[Exercise objective]:
Copy the lines below that contain "space".

[Stored data entries]
= = =
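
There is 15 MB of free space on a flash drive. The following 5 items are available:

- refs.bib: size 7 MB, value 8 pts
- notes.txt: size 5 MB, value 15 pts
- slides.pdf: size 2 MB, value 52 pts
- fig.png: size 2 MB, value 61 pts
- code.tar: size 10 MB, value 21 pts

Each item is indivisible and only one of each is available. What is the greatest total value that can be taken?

Check high-value combinations within 15 MB:
- slides.pdf+fig.png+code.tar: size 2+2+10=14, value 52+61+21=134
- notes.txt+slides.pdf+fig.png: size 5+2+2=9, value 15+52+61=128
- refs.bib+slides.pdf+fig.png: size 7+2+2=11, value 8+52+61=121
Best: 134 pts.

134 pts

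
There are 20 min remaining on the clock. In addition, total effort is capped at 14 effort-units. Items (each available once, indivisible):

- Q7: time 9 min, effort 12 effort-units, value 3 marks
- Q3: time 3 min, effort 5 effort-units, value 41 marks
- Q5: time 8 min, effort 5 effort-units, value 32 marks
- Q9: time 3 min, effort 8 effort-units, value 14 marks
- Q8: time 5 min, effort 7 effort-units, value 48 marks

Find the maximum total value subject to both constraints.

89 marks

Feasible sets respecting both limits:
- Q3+Q8: time 8, effort 12, value 89
- Q5+Q8: time 13, effort 12, value 80
- Q3+Q5: time 11, effort 10, value 73
Best: 89 marks.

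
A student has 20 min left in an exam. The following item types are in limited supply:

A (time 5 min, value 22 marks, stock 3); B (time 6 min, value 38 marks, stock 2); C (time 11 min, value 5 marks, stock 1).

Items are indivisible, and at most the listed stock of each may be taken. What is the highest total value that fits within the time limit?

98 marks

Best selections within time 20 and stock limits:
- 1×A + 2×B: time 17, value 98
- 2×A + 1×B: time 16, value 82
- 2×B: time 12, value 76
Best: 98 marks.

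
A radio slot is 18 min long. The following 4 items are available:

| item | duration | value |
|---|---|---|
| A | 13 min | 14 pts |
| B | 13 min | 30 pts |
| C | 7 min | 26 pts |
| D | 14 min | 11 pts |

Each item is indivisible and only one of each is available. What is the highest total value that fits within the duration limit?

30 pts

Check high-value combinations within 18 min:
- B: duration 13, value 30
- C: duration 7, value 26
- A: duration 13, value 14
- D: duration 14, value 11
Best: 30 pts.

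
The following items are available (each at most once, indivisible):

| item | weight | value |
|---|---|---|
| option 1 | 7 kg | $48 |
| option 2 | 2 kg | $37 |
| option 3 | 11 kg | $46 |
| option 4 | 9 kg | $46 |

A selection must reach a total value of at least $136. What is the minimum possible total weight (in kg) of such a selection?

Subsets with value ≥ 136, sorted by total weight:
- option 1+option 3+option 4: weight 27, value 140
- option 1+option 2+option 3+option 4: weight 29, value 177
Minimum weight: 27 kg.

27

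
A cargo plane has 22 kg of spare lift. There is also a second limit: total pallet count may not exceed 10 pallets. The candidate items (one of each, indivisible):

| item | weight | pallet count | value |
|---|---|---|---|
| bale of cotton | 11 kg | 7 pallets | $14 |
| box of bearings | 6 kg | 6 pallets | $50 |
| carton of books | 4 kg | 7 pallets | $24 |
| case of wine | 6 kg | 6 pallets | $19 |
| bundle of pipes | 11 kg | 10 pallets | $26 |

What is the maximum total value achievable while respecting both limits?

Feasible sets respecting both limits:
- box of bearings: weight 6, pallet count 6, value 50
- bundle of pipes: weight 11, pallet count 10, value 26
- carton of books: weight 4, pallet count 7, value 24
- case of wine: weight 6, pallet count 6, value 19
Best: $50.

$50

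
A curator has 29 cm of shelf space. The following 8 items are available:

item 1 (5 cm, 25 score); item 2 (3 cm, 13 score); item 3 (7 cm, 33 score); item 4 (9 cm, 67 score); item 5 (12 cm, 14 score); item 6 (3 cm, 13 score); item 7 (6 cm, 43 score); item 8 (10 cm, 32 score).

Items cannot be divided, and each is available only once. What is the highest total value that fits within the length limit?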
= = =
[Completed task]:
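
There is 15 MB of free space on a flash drive. The following 5 items are available:
A curator has 29 cm of shelf space. The following 8 items are available: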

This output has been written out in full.